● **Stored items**
◇ ◇ ◇
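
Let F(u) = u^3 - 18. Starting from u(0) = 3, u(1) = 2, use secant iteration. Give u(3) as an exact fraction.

7377/2786

F(3) = 9, F(2) = -10. u(2) = 2 - (-10)·(2 - 3)/((-10) - 9) = 48/19.
F(2) = -10, F(48/19) = -12870/6859. u(3) = (48/19) - (-12870/6859)·((48/19) - 2)/((-12870/6859) - (-10)) = 7377/2786.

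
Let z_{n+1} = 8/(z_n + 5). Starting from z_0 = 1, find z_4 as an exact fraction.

z_1 = 8/(1 + 5) = 4/3.
z_2 = 8/(4/3 + 5) = 24/19.
z_3 = 8/(24/19 + 5) = 152/119.
z_4 = 8/(152/119 + 5) = 952/747.

952/747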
◇ ◇ ◇
● **WHAT TO WORK ON**
Restate word for word the lines above, beginning with the one that contains "z_4 as an exact fraction." and ending with the last line.

● **EXERCISE SOLUTION**
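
Let z_{n+1} = 8/(z_n + 5). Starting from z_0 = 1, find z_4 as an exact fraction.

z_1 = 8/(1 + 5) = 4/3.
z_2 = 8/(4/3 + 5) = 24/19.
z_3 = 8/(24/19 + 5) = 152/119.
z_4 = 8/(152/119 + 5) = 952/747.

952/747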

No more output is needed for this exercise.